What is expected -
Reproduce the entries exactly as they appear below.
[Source records Boundary: Start]
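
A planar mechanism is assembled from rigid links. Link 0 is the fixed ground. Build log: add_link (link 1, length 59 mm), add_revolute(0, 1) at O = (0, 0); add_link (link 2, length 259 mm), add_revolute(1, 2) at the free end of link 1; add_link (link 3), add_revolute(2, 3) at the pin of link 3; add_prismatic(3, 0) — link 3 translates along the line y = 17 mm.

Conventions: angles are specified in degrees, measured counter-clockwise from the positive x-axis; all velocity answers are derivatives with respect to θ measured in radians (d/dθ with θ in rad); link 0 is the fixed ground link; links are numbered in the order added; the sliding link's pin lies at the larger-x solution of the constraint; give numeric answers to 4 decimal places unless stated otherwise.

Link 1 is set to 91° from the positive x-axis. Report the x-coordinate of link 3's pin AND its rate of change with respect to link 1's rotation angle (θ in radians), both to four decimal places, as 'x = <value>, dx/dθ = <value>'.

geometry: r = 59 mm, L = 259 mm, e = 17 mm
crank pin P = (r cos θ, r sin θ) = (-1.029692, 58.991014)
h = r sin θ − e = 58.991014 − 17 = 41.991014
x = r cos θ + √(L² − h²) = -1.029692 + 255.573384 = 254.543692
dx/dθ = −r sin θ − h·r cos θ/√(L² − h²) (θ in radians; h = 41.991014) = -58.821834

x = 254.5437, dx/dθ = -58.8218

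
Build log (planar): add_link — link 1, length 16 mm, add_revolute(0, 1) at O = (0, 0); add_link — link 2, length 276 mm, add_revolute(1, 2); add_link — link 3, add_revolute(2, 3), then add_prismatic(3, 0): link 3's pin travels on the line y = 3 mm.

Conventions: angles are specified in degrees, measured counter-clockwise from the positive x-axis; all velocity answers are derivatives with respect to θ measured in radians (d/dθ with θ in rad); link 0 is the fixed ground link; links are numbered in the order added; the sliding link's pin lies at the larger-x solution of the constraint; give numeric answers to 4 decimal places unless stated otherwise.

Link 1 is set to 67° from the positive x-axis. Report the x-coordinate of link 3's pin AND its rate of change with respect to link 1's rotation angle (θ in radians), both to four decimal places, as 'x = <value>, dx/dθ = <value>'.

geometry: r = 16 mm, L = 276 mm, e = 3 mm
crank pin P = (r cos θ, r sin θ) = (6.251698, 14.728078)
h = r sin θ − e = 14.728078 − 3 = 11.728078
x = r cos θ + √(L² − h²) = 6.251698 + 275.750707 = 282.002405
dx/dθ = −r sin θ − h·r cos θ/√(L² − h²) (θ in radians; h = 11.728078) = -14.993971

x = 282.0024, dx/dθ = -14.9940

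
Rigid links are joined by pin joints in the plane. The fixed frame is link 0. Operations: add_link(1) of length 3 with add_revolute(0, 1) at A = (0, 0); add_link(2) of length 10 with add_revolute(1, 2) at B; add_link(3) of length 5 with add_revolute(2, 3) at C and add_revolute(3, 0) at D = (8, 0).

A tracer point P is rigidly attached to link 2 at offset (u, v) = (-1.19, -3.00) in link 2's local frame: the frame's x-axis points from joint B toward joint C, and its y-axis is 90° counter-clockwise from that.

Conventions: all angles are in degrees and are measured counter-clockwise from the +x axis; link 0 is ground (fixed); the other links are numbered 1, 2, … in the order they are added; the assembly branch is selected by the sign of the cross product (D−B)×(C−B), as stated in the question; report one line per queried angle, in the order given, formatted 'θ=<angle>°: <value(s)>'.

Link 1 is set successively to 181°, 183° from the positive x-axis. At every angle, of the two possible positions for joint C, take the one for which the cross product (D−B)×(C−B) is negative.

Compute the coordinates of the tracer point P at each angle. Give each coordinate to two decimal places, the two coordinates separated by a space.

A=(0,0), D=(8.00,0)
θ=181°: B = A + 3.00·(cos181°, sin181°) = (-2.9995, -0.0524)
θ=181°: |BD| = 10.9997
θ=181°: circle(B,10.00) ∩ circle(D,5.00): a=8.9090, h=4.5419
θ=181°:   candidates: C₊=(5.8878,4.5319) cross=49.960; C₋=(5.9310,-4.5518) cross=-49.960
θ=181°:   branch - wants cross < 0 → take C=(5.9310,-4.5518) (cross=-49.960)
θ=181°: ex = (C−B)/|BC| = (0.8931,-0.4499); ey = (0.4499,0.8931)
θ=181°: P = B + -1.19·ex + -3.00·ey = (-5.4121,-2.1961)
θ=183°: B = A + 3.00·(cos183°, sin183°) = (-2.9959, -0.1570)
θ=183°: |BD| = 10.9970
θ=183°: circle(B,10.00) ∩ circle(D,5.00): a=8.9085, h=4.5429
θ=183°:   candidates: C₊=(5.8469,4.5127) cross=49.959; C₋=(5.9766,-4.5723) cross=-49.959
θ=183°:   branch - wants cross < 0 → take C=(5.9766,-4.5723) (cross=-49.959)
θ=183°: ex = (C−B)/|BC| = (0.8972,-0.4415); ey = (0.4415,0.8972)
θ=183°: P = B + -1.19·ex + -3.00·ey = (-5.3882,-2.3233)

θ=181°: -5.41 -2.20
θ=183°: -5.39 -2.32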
[Source records Boundary: End]
Solution to the exercise -
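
A planar mechanism is assembled from rigid links. Link 0 is the fixed ground. Build log: add_link (link 1, length 59 mm), add_revolute(0, 1) at O = (0, 0); add_link (link 2, length 259 mm), add_revolute(1, 2) at the free end of link 1; add_link (link 3), add_revolute(2, 3) at the pin of link 3; add_prismatic(3, 0) — link 3 translates along the line y = 17 mm.

Conventions: angles are specified in degrees, measured counter-clockwise from the positive x-axis; all velocity answers are derivatives with respect to θ measured in radians (d/dθ with θ in rad); link 0 is the fixed ground link; links are numbered in the order added; the sliding link's pin lies at the larger-x solution of the constraint; give numeric answers to 4 decimal places unless stated otherwise.

Link 1 is set to 91° from the positive x-axis. Report the x-coordinate of link 3's pin AND its rate of change with respect to link 1's rotation angle (θ in radians), both to four decimal places, as 'x = <value>, dx/dθ = <value>'.

geometry: r = 59 mm, L = 259 mm, e = 17 mm
crank pin P = (r cos θ, r sin θ) = (-1.029692, 58.991014)
h = r sin θ − e = 58.991014 − 17 = 41.991014
x = r cos θ + √(L² − h²) = -1.029692 + 255.573384 = 254.543692
dx/dθ = −r sin θ − h·r cos θ/√(L² − h²) (θ in radians; h = 41.991014) = -58.821834

x = 254.5437, dx/dθ = -58.8218

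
Build log (planar): add_link — link 1, length 16 mm, add_revolute(0, 1) at O = (0, 0); add_link — link 2, length 276 mm, add_revolute(1, 2); add_link — link 3, add_revolute(2, 3), then add_prismatic(3, 0): link 3's pin travels on the line y = 3 mm.

Conventions: angles are specified in degrees, measured counter-clockwise from the positive x-axis; all velocity answers are derivatives with respect to θ measured in radians (d/dθ with θ in rad); link 0 is the fixed ground link; links are numbered in the order added; the sliding link's pin lies at the larger-x solution of the constraint; give numeric answers to 4 decimal places unless stated otherwise.

Link 1 is set to 67° from the positive x-axis. Report the x-coordinate of link 3's pin AND its rate of change with respect to link 1's rotation angle (θ in radians), both to four decimal places, as 'x = <value>, dx/dθ = <value>'.

geometry: r = 16 mm, L = 276 mm, e = 3 mm
crank pin P = (r cos θ, r sin θ) = (6.251698, 14.728078)
h = r sin θ − e = 14.728078 − 3 = 11.728078
x = r cos θ + √(L² − h²) = 6.251698 + 275.750707 = 282.002405
dx/dθ = −r sin θ − h·r cos θ/√(L² − h²) (θ in radians; h = 11.728078) = -14.993971

x = 282.0024, dx/dθ = -14.9940

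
Rigid links are joined by pin joints in the plane. The fixed frame is link 0. Operations: add_link(1) of length 3 with add_revolute(0, 1) at A = (0, 0); add_link(2) of length 10 with add_revolute(1, 2) at B; add_link(3) of length 5 with add_revolute(2, 3) at C and add_revolute(3, 0) at D = (8, 0).

A tracer point P is rigidly attached to link 2 at offset (u, v) = (-1.19, -3.00) in link 2's local frame: the frame's x-axis points from joint B toward joint C, and its y-axis is 90° counter-clockwise from that.

Conventions: all angles are in degrees and are measured counter-clockwise from the +x axis; link 0 is ground (fixed); the other links are numbered 1, 2, … in the order they are added; the assembly branch is selected by the sign of the cross product (D−B)×(C−B), as stated in the question; report one line per queried angle, in the order given, formatted 'θ=<angle>°: <value(s)>'.

Link 1 is set successively to 181°, 183° from the positive x-axis. At every angle, of the two possible positions for joint C, take the one for which the cross product (D−B)×(C−B) is negative.

Compute the coordinates of the tracer point P at each angle. Give each coordinate to two decimal places, the two coordinates separated by a space.

A=(0,0), D=(8.00,0)
θ=181°: B = A + 3.00·(cos181°, sin181°) = (-2.9995, -0.0524)
θ=181°: |BD| = 10.9997
θ=181°: circle(B,10.00) ∩ circle(D,5.00): a=8.9090, h=4.5419
θ=181°:   candidates: C₊=(5.8878,4.5319) cross=49.960; C₋=(5.9310,-4.5518) cross=-49.960
θ=181°:   branch - wants cross < 0 → take C=(5.9310,-4.5518) (cross=-49.960)
θ=181°: ex = (C−B)/|BC| = (0.8931,-0.4499); ey = (0.4499,0.8931)
θ=181°: P = B + -1.19·ex + -3.00·ey = (-5.4121,-2.1961)
θ=183°: B = A + 3.00·(cos183°, sin183°) = (-2.9959, -0.1570)
θ=183°: |BD| = 10.9970
θ=183°: circle(B,10.00) ∩ circle(D,5.00): a=8.9085, h=4.5429
θ=183°:   candidates: C₊=(5.8469,4.5127) cross=49.959; C₋=(5.9766,-4.5723) cross=-49.959
θ=183°:   branch - wants cross < 0 → take C=(5.9766,-4.5723) (cross=-49.959)
θ=183°: ex = (C−B)/|BC| = (0.8972,-0.4415); ey = (0.4415,0.8972)
θ=183°: P = B + -1.19·ex + -3.00·ey = (-5.3882,-2.3233)

θ=181°: -5.41 -2.20
θ=183°: -5.39 -2.32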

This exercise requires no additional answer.